Dataset extract: Begin

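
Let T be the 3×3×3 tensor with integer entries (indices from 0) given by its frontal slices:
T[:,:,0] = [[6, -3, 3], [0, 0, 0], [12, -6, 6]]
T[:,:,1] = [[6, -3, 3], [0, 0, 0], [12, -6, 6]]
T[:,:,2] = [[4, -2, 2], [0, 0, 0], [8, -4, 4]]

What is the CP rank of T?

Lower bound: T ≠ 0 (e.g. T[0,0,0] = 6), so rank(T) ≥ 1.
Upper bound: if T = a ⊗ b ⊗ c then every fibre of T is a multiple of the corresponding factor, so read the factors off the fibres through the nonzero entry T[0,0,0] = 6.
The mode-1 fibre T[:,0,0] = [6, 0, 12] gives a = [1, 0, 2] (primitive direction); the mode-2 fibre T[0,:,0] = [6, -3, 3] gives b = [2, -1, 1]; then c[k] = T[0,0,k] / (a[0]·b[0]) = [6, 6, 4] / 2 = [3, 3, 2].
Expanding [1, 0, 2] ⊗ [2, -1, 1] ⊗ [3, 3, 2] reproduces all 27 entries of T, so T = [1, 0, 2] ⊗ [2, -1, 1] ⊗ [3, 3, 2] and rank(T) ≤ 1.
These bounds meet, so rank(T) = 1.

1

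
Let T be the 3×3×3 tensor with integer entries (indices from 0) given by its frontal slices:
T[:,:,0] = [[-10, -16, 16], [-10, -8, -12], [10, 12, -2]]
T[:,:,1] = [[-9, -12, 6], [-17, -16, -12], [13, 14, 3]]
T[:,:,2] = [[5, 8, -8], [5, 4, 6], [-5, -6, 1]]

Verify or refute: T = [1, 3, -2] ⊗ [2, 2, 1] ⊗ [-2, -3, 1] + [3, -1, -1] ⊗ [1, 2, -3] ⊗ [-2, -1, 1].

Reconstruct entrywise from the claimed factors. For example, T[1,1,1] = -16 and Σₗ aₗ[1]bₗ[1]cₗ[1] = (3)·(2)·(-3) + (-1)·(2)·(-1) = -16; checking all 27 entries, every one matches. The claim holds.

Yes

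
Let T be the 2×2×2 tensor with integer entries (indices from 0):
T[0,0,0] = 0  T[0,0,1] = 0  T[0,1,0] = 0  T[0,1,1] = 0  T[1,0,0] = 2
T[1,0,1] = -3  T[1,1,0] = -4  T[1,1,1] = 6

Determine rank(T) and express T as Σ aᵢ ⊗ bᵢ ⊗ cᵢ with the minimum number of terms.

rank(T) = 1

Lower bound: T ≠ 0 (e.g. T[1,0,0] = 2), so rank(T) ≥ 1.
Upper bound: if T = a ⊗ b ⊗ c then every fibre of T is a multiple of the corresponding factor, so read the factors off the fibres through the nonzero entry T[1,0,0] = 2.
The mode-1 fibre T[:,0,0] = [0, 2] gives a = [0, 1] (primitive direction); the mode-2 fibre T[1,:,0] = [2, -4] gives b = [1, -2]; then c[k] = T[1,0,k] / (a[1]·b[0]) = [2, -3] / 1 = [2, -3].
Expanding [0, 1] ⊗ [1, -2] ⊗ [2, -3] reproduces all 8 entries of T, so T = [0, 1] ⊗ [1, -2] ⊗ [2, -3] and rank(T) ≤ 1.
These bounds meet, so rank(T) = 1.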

Dataset extract: End
Dataset extract: Begin

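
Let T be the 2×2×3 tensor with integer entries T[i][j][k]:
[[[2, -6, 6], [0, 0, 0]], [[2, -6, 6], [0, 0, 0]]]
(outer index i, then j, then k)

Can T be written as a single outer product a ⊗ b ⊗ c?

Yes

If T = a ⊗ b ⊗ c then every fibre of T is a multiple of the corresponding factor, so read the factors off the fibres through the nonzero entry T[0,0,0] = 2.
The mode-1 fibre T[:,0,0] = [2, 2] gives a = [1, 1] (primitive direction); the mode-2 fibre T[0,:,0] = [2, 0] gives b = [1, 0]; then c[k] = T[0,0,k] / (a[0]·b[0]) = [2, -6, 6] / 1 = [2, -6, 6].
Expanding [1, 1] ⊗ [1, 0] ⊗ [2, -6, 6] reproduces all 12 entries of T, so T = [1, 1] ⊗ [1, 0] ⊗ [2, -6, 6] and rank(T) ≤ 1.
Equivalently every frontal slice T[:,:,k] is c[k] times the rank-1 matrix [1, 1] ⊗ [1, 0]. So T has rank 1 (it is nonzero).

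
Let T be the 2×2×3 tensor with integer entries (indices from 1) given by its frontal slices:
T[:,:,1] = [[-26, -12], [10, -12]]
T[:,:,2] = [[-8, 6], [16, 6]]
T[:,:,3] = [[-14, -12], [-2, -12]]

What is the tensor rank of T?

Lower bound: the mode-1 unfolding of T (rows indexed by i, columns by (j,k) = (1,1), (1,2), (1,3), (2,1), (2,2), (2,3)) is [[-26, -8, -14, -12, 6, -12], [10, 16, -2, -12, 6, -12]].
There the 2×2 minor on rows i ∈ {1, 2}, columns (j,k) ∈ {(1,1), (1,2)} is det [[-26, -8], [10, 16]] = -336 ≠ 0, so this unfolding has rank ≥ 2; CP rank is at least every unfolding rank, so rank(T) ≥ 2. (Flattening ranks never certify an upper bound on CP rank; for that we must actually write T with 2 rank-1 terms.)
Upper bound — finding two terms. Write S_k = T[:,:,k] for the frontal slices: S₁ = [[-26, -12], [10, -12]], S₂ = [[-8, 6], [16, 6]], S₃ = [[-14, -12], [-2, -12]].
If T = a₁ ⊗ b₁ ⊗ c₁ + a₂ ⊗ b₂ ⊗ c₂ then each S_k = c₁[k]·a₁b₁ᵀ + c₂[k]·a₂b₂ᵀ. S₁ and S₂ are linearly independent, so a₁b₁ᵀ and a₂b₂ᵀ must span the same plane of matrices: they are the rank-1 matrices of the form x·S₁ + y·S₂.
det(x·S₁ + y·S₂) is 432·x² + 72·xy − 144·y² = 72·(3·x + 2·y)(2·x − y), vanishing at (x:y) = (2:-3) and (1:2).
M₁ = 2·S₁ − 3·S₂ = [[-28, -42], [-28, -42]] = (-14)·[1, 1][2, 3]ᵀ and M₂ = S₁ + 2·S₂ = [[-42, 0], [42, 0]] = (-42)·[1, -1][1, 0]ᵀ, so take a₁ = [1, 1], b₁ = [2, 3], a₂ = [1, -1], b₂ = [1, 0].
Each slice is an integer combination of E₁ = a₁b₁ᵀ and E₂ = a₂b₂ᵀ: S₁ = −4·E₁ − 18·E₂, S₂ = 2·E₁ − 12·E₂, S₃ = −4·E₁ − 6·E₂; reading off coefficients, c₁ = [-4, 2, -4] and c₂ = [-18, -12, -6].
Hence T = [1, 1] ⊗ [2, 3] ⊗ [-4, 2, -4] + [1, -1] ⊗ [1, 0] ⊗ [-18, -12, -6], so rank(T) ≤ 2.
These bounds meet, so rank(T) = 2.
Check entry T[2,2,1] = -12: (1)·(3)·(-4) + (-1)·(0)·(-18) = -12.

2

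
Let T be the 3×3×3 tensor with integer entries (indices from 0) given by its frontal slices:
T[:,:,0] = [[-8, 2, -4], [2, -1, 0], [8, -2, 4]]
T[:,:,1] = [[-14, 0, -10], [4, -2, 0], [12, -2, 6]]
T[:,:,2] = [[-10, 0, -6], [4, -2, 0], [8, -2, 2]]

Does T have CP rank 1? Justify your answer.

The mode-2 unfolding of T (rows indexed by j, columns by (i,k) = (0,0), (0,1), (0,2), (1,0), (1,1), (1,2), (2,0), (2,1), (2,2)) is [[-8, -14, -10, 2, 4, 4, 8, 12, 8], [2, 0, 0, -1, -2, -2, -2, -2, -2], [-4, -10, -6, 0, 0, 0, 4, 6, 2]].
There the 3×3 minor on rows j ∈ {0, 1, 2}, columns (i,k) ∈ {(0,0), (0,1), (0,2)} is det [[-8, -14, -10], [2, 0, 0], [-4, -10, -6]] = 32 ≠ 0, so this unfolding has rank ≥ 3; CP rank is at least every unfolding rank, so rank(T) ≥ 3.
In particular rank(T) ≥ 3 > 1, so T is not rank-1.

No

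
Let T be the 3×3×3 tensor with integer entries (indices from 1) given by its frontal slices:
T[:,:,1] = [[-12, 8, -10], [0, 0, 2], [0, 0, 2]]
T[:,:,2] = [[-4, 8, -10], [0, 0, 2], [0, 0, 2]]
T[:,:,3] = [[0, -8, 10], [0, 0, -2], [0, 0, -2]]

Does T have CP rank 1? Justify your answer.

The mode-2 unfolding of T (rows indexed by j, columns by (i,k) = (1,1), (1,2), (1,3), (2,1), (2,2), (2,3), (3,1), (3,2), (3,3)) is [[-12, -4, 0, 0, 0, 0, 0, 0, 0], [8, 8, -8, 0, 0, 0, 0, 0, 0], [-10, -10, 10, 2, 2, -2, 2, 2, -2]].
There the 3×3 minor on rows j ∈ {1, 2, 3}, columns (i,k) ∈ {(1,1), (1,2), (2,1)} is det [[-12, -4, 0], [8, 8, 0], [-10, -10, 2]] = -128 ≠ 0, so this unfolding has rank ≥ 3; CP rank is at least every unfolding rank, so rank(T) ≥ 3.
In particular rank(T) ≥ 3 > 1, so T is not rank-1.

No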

Dataset extract: End
Dataset extract: Begin

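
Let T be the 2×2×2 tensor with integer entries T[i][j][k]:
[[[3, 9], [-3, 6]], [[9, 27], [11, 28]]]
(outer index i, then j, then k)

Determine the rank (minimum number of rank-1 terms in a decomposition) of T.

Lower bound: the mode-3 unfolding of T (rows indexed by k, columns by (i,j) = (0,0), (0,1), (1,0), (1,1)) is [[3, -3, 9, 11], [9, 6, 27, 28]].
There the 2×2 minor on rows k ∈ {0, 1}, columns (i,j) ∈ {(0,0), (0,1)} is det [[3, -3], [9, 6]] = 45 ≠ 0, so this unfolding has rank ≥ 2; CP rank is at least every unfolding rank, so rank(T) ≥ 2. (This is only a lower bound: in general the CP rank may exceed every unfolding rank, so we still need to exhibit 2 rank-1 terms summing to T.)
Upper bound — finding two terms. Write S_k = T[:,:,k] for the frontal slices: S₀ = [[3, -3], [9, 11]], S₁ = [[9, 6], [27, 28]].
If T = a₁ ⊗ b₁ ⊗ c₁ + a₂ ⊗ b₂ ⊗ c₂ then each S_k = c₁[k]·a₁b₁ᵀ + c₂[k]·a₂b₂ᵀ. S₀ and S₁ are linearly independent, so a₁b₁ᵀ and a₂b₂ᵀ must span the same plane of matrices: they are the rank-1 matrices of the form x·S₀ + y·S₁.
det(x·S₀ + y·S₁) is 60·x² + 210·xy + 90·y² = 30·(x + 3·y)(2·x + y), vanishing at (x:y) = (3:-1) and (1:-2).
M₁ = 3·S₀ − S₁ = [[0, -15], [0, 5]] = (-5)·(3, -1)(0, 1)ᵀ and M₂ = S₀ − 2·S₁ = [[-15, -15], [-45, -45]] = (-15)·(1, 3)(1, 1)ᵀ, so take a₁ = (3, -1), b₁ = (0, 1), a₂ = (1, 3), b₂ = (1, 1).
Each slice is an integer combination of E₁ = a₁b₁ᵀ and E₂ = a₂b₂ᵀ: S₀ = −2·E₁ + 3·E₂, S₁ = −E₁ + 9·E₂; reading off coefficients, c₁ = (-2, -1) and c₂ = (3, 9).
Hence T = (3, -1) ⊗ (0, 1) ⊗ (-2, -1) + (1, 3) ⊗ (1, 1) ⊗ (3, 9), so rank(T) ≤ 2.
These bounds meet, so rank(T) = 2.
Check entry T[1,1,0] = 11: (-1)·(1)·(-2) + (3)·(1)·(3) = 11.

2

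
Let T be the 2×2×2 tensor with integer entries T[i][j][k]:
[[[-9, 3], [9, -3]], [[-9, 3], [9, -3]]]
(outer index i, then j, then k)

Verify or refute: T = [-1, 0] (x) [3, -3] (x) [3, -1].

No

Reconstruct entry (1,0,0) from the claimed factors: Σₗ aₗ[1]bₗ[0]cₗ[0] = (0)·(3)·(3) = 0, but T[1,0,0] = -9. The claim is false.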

Dataset extract: End

In the listing above, start at the line with "T[:,:,2] = [[-10, 0, -6], [4, -2, 0], [8, -2, 2]]", go on through the line with "T[:,:,3] = [[0, -8, 10], [0, 0, -2], [0, 0, -2]]", and copy each of those lines exactly; leave out all the rest.

- _Your solution_
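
T[:,:,2] = [[-10, 0, -6], [4, -2, 0], [8, -2, 2]]

Does T have CP rank 1? Justify your answer.

The mode-2 unfolding of T (rows indexed by j, columns by (i,k) = (0,0), (0,1), (0,2), (1,0), (1,1), (1,2), (2,0), (2,1), (2,2)) is [[-8, -14, -10, 2, 4, 4, 8, 12, 8], [2, 0, 0, -1, -2, -2, -2, -2, -2], [-4, -10, -6, 0, 0, 0, 4, 6, 2]].
There the 3×3 minor on rows j ∈ {0, 1, 2}, columns (i,k) ∈ {(0,0), (0,1), (0,2)} is det [[-8, -14, -10], [2, 0, 0], [-4, -10, -6]] = 32 ≠ 0, so this unfolding has rank ≥ 3; CP rank is at least every unfolding rank, so rank(T) ≥ 3.
In particular rank(T) ≥ 3 > 1, so T is not rank-1.

No

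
Let T be the 3×3×3 tensor with integer entries (indices from 1) given by its frontal slices:
T[:,:,1] = [[-12, 8, -10], [0, 0, 2], [0, 0, 2]]
T[:,:,2] = [[-4, 8, -10], [0, 0, 2], [0, 0, 2]]
T[:,:,3] = [[0, -8, 10], [0, 0, -2], [0, 0, -2]]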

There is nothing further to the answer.